The records below should be printed once more, exactly as they appear.
══ INFORMATION SHOWN
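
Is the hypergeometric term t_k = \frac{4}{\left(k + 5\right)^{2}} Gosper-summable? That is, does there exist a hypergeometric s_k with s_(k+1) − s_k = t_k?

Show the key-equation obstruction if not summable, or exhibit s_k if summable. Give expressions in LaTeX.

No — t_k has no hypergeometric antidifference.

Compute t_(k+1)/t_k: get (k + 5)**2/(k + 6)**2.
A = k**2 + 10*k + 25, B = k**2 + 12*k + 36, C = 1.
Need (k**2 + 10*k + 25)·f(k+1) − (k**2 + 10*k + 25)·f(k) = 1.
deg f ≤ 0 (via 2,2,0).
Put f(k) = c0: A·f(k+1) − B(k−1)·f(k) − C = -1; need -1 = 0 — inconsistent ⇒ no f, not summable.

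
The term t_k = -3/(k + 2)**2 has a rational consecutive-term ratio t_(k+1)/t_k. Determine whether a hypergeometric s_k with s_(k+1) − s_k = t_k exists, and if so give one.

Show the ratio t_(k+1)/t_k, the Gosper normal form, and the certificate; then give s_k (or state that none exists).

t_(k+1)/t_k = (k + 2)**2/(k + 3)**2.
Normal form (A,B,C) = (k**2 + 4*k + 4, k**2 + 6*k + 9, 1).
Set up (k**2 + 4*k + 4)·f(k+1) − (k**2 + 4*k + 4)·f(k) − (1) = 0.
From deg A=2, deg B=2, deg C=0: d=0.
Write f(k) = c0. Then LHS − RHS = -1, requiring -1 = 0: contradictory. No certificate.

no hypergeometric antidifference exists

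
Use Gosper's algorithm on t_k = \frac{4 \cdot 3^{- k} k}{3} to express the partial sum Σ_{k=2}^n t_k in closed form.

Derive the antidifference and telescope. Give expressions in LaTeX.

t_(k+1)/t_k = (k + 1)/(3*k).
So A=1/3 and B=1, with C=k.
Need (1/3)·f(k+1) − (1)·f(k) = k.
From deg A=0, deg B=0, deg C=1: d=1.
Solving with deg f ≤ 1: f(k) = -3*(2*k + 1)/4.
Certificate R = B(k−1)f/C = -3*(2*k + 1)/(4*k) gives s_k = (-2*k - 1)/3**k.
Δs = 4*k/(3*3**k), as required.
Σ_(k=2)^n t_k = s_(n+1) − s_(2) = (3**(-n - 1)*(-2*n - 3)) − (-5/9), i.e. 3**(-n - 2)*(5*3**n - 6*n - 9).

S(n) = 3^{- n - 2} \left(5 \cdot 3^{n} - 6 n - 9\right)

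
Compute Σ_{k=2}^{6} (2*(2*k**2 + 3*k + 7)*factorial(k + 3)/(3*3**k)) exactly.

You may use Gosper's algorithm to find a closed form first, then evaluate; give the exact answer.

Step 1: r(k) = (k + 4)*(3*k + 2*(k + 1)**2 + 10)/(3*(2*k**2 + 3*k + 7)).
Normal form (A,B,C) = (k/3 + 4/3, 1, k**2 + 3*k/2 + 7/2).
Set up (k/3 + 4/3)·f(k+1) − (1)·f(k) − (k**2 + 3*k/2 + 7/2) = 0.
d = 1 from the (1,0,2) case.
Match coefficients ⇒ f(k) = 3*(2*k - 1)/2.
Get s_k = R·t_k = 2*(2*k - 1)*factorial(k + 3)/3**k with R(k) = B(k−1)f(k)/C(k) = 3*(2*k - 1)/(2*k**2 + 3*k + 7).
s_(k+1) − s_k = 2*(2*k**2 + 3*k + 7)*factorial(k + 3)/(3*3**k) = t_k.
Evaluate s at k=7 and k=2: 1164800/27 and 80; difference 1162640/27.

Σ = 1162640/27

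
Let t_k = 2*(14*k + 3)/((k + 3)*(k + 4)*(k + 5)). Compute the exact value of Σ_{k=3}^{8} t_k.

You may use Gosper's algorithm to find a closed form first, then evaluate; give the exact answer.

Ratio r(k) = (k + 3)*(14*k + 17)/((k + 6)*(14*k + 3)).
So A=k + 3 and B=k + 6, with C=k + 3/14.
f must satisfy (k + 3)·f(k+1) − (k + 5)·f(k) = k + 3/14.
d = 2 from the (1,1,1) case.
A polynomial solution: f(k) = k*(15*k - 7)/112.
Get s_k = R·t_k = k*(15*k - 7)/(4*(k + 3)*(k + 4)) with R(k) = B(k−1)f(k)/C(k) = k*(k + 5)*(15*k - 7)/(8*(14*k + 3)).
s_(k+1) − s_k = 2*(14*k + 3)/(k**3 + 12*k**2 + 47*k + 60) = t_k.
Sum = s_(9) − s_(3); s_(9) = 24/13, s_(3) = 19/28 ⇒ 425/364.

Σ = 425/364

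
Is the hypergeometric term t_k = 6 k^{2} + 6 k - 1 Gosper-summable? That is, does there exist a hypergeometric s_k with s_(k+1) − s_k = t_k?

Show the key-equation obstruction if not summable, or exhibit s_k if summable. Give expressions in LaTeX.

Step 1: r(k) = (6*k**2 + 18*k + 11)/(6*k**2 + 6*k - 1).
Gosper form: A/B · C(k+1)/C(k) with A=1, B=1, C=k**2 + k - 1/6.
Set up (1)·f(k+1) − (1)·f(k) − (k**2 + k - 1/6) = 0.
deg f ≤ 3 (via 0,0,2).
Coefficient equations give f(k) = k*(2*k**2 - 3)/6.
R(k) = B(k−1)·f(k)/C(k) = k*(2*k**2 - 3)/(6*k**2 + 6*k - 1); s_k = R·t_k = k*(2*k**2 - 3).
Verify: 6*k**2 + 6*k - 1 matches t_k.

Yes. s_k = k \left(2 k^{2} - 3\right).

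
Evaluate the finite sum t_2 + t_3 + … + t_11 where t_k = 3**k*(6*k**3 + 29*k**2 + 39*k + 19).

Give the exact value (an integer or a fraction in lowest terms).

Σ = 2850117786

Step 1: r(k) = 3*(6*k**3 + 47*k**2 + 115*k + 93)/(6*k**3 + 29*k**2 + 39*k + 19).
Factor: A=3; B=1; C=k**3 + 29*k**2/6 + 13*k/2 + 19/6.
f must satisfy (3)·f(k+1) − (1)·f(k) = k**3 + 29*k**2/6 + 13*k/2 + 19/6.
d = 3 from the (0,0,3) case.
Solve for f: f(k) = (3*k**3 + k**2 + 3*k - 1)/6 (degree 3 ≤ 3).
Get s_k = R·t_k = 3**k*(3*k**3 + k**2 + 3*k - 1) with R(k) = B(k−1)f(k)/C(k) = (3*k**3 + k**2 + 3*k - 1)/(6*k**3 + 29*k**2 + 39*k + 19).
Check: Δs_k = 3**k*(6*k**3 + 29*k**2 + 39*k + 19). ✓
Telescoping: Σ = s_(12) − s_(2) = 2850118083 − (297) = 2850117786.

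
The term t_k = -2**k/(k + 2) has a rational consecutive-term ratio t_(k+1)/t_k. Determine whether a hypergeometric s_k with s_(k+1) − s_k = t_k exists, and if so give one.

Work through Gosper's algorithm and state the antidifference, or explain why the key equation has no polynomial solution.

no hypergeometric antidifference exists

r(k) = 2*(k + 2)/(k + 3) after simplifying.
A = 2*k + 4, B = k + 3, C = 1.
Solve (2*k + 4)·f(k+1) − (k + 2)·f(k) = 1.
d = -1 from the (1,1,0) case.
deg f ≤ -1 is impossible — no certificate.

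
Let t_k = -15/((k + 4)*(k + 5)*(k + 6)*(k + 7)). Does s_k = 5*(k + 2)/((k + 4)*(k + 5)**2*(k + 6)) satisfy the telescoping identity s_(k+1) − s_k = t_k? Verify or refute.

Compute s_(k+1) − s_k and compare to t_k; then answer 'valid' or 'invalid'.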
════
• [EXERCISE SOLUTION]
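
Is the hypergeometric term t_k = \frac{4}{\left(k + 5\right)^{2}} Gosper-summable? That is, does there exist a hypergeometric s_k with s_(k+1) − s_k = t_k?

Show the key-equation obstruction if not summable, or exhibit s_k if summable. Give expressions in LaTeX.

No — t_k has no hypergeometric antidifference.

Compute t_(k+1)/t_k: get (k + 5)**2/(k + 6)**2.
A = k**2 + 10*k + 25, B = k**2 + 12*k + 36, C = 1.
Need (k**2 + 10*k + 25)·f(k+1) − (k**2 + 10*k + 25)·f(k) = 1.
deg f ≤ 0 (via 2,2,0).
Put f(k) = c0: A·f(k+1) − B(k−1)·f(k) − C = -1; need -1 = 0 — inconsistent ⇒ no f, not summable.

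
The term t_k = -3/(k + 2)**2 has a rational consecutive-term ratio t_(k+1)/t_k. Determine whether a hypergeometric s_k with s_(k+1) − s_k = t_k exists, and if so give one.

Show the ratio t_(k+1)/t_k, the Gosper normal form, and the certificate; then give s_k (or state that none exists).

t_(k+1)/t_k = (k + 2)**2/(k + 3)**2.
Normal form (A,B,C) = (k**2 + 4*k + 4, k**2 + 6*k + 9, 1).
Set up (k**2 + 4*k + 4)·f(k+1) − (k**2 + 4*k + 4)·f(k) − (1) = 0.
From deg A=2, deg B=2, deg C=0: d=0.
Write f(k) = c0. Then LHS − RHS = -1, requiring -1 = 0: contradictory. No certificate.

no hypergeometric antidifference exists

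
Use Gosper's algorithm on t_k = \frac{4 \cdot 3^{- k} k}{3} to express the partial sum Σ_{k=2}^n t_k in closed form.

Derive the antidifference and telescope. Give expressions in LaTeX.

t_(k+1)/t_k = (k + 1)/(3*k).
So A=1/3 and B=1, with C=k.
Need (1/3)·f(k+1) − (1)·f(k) = k.
From deg A=0, deg B=0, deg C=1: d=1.
Solving with deg f ≤ 1: f(k) = -3*(2*k + 1)/4.
Certificate R = B(k−1)f/C = -3*(2*k + 1)/(4*k) gives s_k = (-2*k - 1)/3**k.
Δs = 4*k/(3*3**k), as required.
Σ_(k=2)^n t_k = s_(n+1) − s_(2) = (3**(-n - 1)*(-2*n - 3)) − (-5/9), i.e. 3**(-n - 2)*(5*3**n - 6*n - 9).

S(n) = 3^{- n - 2} \left(5 \cdot 3^{n} - 6 n - 9\right)

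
Compute Σ_{k=2}^{6} (2*(2*k**2 + 3*k + 7)*factorial(k + 3)/(3*3**k)) exactly.

You may use Gosper's algorithm to find a closed form first, then evaluate; give the exact answer.

Step 1: r(k) = (k + 4)*(3*k + 2*(k + 1)**2 + 10)/(3*(2*k**2 + 3*k + 7)).
Normal form (A,B,C) = (k/3 + 4/3, 1, k**2 + 3*k/2 + 7/2).
Set up (k/3 + 4/3)·f(k+1) − (1)·f(k) − (k**2 + 3*k/2 + 7/2) = 0.
d = 1 from the (1,0,2) case.
Match coefficients ⇒ f(k) = 3*(2*k - 1)/2.
Get s_k = R·t_k = 2*(2*k - 1)*factorial(k + 3)/3**k with R(k) = B(k−1)f(k)/C(k) = 3*(2*k - 1)/(2*k**2 + 3*k + 7).
s_(k+1) − s_k = 2*(2*k**2 + 3*k + 7)*factorial(k + 3)/(3*3**k) = t_k.
Evaluate s at k=7 and k=2: 1164800/27 and 80; difference 1162640/27.

Σ = 1162640/27

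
Let t_k = 2*(14*k + 3)/((k + 3)*(k + 4)*(k + 5)). Compute the exact value of Σ_{k=3}^{8} t_k.

You may use Gosper's algorithm to find a closed form first, then evaluate; give the exact answer.

Ratio r(k) = (k + 3)*(14*k + 17)/((k + 6)*(14*k + 3)).
So A=k + 3 and B=k + 6, with C=k + 3/14.
f must satisfy (k + 3)·f(k+1) − (k + 5)·f(k) = k + 3/14.
d = 2 from the (1,1,1) case.
A polynomial solution: f(k) = k*(15*k - 7)/112.
Get s_k = R·t_k = k*(15*k - 7)/(4*(k + 3)*(k + 4)) with R(k) = B(k−1)f(k)/C(k) = k*(k + 5)*(15*k - 7)/(8*(14*k + 3)).
s_(k+1) − s_k = 2*(14*k + 3)/(k**3 + 12*k**2 + 47*k + 60) = t_k.
Sum = s_(9) − s_(3); s_(9) = 24/13, s_(3) = 19/28 ⇒ 425/364.

Σ = 425/364

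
Is the hypergeometric term t_k = 6 k^{2} + 6 k - 1 Gosper-summable? That is, does there exist a hypergeometric s_k with s_(k+1) − s_k = t_k?

Show the key-equation obstruction if not summable, or exhibit s_k if summable. Give expressions in LaTeX.

Step 1: r(k) = (6*k**2 + 18*k + 11)/(6*k**2 + 6*k - 1).
Gosper form: A/B · C(k+1)/C(k) with A=1, B=1, C=k**2 + k - 1/6.
Set up (1)·f(k+1) − (1)·f(k) − (k**2 + k - 1/6) = 0.
deg f ≤ 3 (via 0,0,2).
Coefficient equations give f(k) = k*(2*k**2 - 3)/6.
R(k) = B(k−1)·f(k)/C(k) = k*(2*k**2 - 3)/(6*k**2 + 6*k - 1); s_k = R·t_k = k*(2*k**2 - 3).
Verify: 6*k**2 + 6*k - 1 matches t_k.

Yes. s_k = k \left(2 k^{2} - 3\right).

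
Evaluate the finite sum t_2 + t_3 + … + t_11 where t_k = 3**k*(6*k**3 + 29*k**2 + 39*k + 19).

Give the exact value (an integer or a fraction in lowest terms).

Σ = 2850117786

Step 1: r(k) = 3*(6*k**3 + 47*k**2 + 115*k + 93)/(6*k**3 + 29*k**2 + 39*k + 19).
Factor: A=3; B=1; C=k**3 + 29*k**2/6 + 13*k/2 + 19/6.
f must satisfy (3)·f(k+1) − (1)·f(k) = k**3 + 29*k**2/6 + 13*k/2 + 19/6.
d = 3 from the (0,0,3) case.
Solve for f: f(k) = (3*k**3 + k**2 + 3*k - 1)/6 (degree 3 ≤ 3).
Get s_k = R·t_k = 3**k*(3*k**3 + k**2 + 3*k - 1) with R(k) = B(k−1)f(k)/C(k) = (3*k**3 + k**2 + 3*k - 1)/(6*k**3 + 29*k**2 + 39*k + 19).
Check: Δs_k = 3**k*(6*k**3 + 29*k**2 + 39*k + 19). ✓
Telescoping: Σ = s_(12) − s_(2) = 2850118083 − (297) = 2850117786.

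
The term t_k = -2**k/(k + 2) has a rational consecutive-term ratio t_(k+1)/t_k. Determine whether a hypergeometric s_k with s_(k+1) − s_k = t_k exists, and if so give one.

Work through Gosper's algorithm and state the antidifference, or explain why the key equation has no polynomial solution.

no hypergeometric antidifference exists

r(k) = 2*(k + 2)/(k + 3) after simplifying.
A = 2*k + 4, B = k + 3, C = 1.
Solve (2*k + 4)·f(k+1) − (k + 2)·f(k) = 1.
d = -1 from the (1,1,0) case.
deg f ≤ -1 is impossible — no certificate.

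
Let t_k = -15/((k + 4)*(k + 5)*(k + 6)*(k + 7)). Does s_k = 5*(k + 2)/((k + 4)*(k + 5)**2*(k + 6)) satisfy the telescoping identity s_(k+1) − s_k = t_k? Verify or refute.

Compute s_(k+1) − s_k and compare to t_k; then answer 'valid' or 'invalid'.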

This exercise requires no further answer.